Source data:
====

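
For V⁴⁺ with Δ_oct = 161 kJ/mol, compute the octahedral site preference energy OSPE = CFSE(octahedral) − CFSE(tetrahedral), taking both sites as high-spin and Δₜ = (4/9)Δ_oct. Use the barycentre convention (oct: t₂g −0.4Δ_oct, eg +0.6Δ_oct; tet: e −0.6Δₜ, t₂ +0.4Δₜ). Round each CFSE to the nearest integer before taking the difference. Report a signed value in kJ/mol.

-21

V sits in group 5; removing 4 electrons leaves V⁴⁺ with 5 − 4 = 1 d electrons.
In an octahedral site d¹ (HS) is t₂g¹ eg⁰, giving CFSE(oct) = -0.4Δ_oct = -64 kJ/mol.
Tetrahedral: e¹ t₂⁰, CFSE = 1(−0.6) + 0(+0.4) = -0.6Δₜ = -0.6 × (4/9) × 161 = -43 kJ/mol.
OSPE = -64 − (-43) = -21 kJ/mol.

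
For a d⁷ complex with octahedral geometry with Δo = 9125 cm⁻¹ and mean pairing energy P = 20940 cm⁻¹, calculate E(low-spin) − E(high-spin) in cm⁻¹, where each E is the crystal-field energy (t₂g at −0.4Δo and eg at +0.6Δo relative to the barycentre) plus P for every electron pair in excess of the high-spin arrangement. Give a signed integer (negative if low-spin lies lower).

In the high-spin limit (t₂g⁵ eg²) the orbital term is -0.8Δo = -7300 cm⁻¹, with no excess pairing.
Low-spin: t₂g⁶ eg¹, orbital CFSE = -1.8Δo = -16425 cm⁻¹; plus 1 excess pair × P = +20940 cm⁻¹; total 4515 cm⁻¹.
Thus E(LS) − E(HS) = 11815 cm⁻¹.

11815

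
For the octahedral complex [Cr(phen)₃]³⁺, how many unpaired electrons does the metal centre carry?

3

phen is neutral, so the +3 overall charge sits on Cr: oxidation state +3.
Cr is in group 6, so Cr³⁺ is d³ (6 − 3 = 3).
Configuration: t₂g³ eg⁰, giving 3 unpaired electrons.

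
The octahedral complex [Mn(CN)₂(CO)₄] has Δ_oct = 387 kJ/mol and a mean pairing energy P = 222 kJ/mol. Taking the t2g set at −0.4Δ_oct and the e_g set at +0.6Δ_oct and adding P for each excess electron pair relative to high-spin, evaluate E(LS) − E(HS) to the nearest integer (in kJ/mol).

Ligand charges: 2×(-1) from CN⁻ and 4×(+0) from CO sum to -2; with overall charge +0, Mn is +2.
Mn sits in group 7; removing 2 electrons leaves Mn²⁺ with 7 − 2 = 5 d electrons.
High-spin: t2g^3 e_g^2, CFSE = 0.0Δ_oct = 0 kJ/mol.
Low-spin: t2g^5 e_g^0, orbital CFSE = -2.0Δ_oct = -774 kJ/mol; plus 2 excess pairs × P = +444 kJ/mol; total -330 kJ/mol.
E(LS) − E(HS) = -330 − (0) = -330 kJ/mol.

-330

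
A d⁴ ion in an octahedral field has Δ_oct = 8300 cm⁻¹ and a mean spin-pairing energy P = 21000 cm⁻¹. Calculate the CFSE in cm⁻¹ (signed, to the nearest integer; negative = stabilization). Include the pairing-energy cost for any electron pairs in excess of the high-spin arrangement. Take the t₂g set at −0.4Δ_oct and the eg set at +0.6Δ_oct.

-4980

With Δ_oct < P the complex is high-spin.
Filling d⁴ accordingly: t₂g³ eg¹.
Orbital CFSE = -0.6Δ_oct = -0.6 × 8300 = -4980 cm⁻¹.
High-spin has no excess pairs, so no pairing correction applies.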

====

WORK TASK — Your task is to reproduce exactly the lines that begin at the line containing "The octahedral complex [Mn(CN)₂(CO)₄]" and end at the final line of the data above.

SOLUTION TO THE PROBLEM —
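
The octahedral complex [Mn(CN)₂(CO)₄] has Δ_oct = 387 kJ/mol and a mean pairing energy P = 222 kJ/mol. Taking the t2g set at −0.4Δ_oct and the e_g set at +0.6Δ_oct and adding P for each excess electron pair relative to high-spin, evaluate E(LS) − E(HS) to the nearest integer (in kJ/mol).

Ligand charges: 2×(-1) from CN⁻ and 4×(+0) from CO sum to -2; with overall charge +0, Mn is +2.
Mn sits in group 7; removing 2 electrons leaves Mn²⁺ with 7 − 2 = 5 d electrons.
High-spin: t2g^3 e_g^2, CFSE = 0.0Δ_oct = 0 kJ/mol.
Low-spin: t2g^5 e_g^0, orbital CFSE = -2.0Δ_oct = -774 kJ/mol; plus 2 excess pairs × P = +444 kJ/mol; total -330 kJ/mol.
E(LS) − E(HS) = -330 − (0) = -330 kJ/mol.

-330

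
A d⁴ ion in an octahedral field has Δ_oct = 8300 cm⁻¹ and a mean spin-pairing energy P = 21000 cm⁻¹. Calculate the CFSE in cm⁻¹ (signed, to the nearest integer; negative = stabilization). Include the pairing-energy cost for any electron pairs in excess of the high-spin arrangement. Take the t₂g set at −0.4Δ_oct and the eg set at +0.6Δ_oct.

-4980

With Δ_oct < P the complex is high-spin.
Filling d⁴ accordingly: t₂g³ eg¹.
Orbital CFSE = -0.6Δ_oct = -0.6 × 8300 = -4980 cm⁻¹.
High-spin has no excess pairs, so no pairing correction applies.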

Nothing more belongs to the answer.